— Task to carry out —
The data needs to be returned in full, exactly as it reads.

— Records for processing —
::::::::::
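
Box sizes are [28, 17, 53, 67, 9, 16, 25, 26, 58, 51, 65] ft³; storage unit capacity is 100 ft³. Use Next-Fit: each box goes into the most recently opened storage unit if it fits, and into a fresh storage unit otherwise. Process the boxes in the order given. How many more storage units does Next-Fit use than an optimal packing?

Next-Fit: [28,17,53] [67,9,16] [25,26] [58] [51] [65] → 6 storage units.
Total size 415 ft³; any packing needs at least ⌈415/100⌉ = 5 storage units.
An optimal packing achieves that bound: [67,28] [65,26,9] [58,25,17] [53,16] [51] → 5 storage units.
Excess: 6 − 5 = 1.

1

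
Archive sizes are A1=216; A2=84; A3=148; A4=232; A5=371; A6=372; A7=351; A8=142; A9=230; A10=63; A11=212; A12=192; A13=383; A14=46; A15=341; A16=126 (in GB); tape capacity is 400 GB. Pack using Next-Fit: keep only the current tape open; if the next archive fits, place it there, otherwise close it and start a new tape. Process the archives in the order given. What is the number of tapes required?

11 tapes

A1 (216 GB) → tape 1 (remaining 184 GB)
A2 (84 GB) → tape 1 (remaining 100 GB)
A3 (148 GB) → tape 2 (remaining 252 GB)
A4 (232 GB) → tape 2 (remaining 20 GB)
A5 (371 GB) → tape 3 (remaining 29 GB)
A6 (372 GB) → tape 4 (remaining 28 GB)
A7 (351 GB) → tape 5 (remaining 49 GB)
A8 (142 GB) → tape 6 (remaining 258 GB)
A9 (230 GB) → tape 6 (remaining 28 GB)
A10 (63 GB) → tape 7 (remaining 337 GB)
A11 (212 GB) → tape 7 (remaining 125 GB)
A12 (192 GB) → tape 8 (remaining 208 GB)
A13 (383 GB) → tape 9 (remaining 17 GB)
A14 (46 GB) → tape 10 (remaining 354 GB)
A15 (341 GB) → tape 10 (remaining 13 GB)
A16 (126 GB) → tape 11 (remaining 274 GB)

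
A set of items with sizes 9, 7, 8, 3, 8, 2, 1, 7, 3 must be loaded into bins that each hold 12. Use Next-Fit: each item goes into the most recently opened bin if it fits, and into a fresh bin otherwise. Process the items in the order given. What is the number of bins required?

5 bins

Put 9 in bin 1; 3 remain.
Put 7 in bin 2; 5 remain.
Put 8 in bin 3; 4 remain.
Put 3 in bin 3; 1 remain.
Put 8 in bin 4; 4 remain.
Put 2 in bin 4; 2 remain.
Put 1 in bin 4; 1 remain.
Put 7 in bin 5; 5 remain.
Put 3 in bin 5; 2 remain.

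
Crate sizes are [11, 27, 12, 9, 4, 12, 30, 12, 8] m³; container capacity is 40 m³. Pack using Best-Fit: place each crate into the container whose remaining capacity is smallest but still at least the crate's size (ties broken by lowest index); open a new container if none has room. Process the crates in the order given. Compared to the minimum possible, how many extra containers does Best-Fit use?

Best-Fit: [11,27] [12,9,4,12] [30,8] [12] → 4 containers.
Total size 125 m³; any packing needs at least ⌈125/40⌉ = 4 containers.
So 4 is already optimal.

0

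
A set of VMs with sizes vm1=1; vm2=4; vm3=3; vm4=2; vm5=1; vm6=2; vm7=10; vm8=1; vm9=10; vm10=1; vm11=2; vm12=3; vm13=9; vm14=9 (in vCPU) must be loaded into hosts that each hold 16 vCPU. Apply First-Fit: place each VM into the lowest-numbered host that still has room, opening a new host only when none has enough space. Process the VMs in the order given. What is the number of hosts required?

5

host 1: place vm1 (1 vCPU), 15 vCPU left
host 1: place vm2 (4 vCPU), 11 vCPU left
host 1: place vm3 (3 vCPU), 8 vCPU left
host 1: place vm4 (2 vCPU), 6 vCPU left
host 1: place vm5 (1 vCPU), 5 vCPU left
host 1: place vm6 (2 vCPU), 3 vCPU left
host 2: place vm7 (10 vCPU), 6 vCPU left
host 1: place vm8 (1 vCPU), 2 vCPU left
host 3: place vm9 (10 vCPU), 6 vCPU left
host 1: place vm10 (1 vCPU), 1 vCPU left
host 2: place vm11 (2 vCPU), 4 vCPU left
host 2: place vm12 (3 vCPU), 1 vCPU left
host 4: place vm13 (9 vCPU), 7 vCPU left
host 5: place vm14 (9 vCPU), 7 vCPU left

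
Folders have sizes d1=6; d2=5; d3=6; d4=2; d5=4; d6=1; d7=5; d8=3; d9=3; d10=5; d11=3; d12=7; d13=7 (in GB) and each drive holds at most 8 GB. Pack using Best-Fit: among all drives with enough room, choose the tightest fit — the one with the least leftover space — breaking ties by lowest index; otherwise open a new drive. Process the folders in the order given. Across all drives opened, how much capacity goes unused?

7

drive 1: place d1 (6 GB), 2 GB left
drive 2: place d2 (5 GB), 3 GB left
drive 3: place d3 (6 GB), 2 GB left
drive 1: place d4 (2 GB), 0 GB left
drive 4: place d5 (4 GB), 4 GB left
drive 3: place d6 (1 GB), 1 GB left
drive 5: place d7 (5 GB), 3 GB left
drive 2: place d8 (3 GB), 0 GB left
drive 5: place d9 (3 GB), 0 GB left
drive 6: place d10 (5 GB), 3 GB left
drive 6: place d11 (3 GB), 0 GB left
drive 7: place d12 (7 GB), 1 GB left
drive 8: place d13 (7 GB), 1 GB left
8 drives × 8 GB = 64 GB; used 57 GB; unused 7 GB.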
::::::::::
— Task output —
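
Box sizes are [28, 17, 53, 67, 9, 16, 25, 26, 58, 51, 65] ft³; storage unit capacity is 100 ft³. Use Next-Fit: each box goes into the most recently opened storage unit if it fits, and into a fresh storage unit otherwise. Process the boxes in the order given. How many more storage units does Next-Fit use than an optimal packing?

Next-Fit: [28,17,53] [67,9,16] [25,26] [58] [51] [65] → 6 storage units.
Total size 415 ft³; any packing needs at least ⌈415/100⌉ = 5 storage units.
An optimal packing achieves that bound: [67,28] [65,26,9] [58,25,17] [53,16] [51] → 5 storage units.
Excess: 6 − 5 = 1.

1

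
Archive sizes are A1=216; A2=84; A3=148; A4=232; A5=371; A6=372; A7=351; A8=142; A9=230; A10=63; A11=212; A12=192; A13=383; A14=46; A15=341; A16=126 (in GB); tape capacity is 400 GB. Pack using Next-Fit: keep only the current tape open; if the next archive fits, place it there, otherwise close it and start a new tape. Process the archives in the order given. What is the number of tapes required?

11 tapes

A1 (216 GB) → tape 1 (remaining 184 GB)
A2 (84 GB) → tape 1 (remaining 100 GB)
A3 (148 GB) → tape 2 (remaining 252 GB)
A4 (232 GB) → tape 2 (remaining 20 GB)
A5 (371 GB) → tape 3 (remaining 29 GB)
A6 (372 GB) → tape 4 (remaining 28 GB)
A7 (351 GB) → tape 5 (remaining 49 GB)
A8 (142 GB) → tape 6 (remaining 258 GB)
A9 (230 GB) → tape 6 (remaining 28 GB)
A10 (63 GB) → tape 7 (remaining 337 GB)
A11 (212 GB) → tape 7 (remaining 125 GB)
A12 (192 GB) → tape 8 (remaining 208 GB)
A13 (383 GB) → tape 9 (remaining 17 GB)
A14 (46 GB) → tape 10 (remaining 354 GB)
A15 (341 GB) → tape 10 (remaining 13 GB)
A16 (126 GB) → tape 11 (remaining 274 GB)

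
A set of items with sizes 9, 7, 8, 3, 8, 2, 1, 7, 3 must be loaded into bins that each hold 12. Use Next-Fit: each item goes into the most recently opened bin if it fits, and into a fresh bin otherwise. Process the items in the order given. What is the number of bins required?

5 bins

Put 9 in bin 1; 3 remain.
Put 7 in bin 2; 5 remain.
Put 8 in bin 3; 4 remain.
Put 3 in bin 3; 1 remain.
Put 8 in bin 4; 4 remain.
Put 2 in bin 4; 2 remain.
Put 1 in bin 4; 1 remain.
Put 7 in bin 5; 5 remain.
Put 3 in bin 5; 2 remain.

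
Crate sizes are [11, 27, 12, 9, 4, 12, 30, 12, 8] m³; container capacity is 40 m³. Pack using Best-Fit: place each crate into the container whose remaining capacity is smallest but still at least the crate's size (ties broken by lowest index); open a new container if none has room. Process the crates in the order given. Compared to the minimum possible, how many extra containers does Best-Fit use?

Best-Fit: [11,27] [12,9,4,12] [30,8] [12] → 4 containers.
Total size 125 m³; any packing needs at least ⌈125/40⌉ = 4 containers.
So 4 is already optimal.

0

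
A set of VMs with sizes vm1=1; vm2=4; vm3=3; vm4=2; vm5=1; vm6=2; vm7=10; vm8=1; vm9=10; vm10=1; vm11=2; vm12=3; vm13=9; vm14=9 (in vCPU) must be loaded into hosts that each hold 16 vCPU. Apply First-Fit: place each VM into the lowest-numbered host that still has room, opening a new host only when none has enough space. Process the VMs in the order given. What is the number of hosts required?

5

host 1: place vm1 (1 vCPU), 15 vCPU left
host 1: place vm2 (4 vCPU), 11 vCPU left
host 1: place vm3 (3 vCPU), 8 vCPU left
host 1: place vm4 (2 vCPU), 6 vCPU left
host 1: place vm5 (1 vCPU), 5 vCPU left
host 1: place vm6 (2 vCPU), 3 vCPU left
host 2: place vm7 (10 vCPU), 6 vCPU left
host 1: place vm8 (1 vCPU), 2 vCPU left
host 3: place vm9 (10 vCPU), 6 vCPU left
host 1: place vm10 (1 vCPU), 1 vCPU left
host 2: place vm11 (2 vCPU), 4 vCPU left
host 2: place vm12 (3 vCPU), 1 vCPU left
host 4: place vm13 (9 vCPU), 7 vCPU left
host 5: place vm14 (9 vCPU), 7 vCPU left

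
Folders have sizes d1=6; d2=5; d3=6; d4=2; d5=4; d6=1; d7=5; d8=3; d9=3; d10=5; d11=3; d12=7; d13=7 (in GB) and each drive holds at most 8 GB. Pack using Best-Fit: among all drives with enough room, choose the tightest fit — the one with the least leftover space — breaking ties by lowest index; otherwise open a new drive. Process the folders in the order given. Across all drives opened, how much capacity goes unused?

7

drive 1: place d1 (6 GB), 2 GB left
drive 2: place d2 (5 GB), 3 GB left
drive 3: place d3 (6 GB), 2 GB left
drive 1: place d4 (2 GB), 0 GB left
drive 4: place d5 (4 GB), 4 GB left
drive 3: place d6 (1 GB), 1 GB left
drive 5: place d7 (5 GB), 3 GB left
drive 2: place d8 (3 GB), 0 GB left
drive 5: place d9 (3 GB), 0 GB left
drive 6: place d10 (5 GB), 3 GB left
drive 6: place d11 (3 GB), 0 GB left
drive 7: place d12 (7 GB), 1 GB left
drive 8: place d13 (7 GB), 1 GB left
8 drives × 8 GB = 64 GB; used 57 GB; unused 7 GB.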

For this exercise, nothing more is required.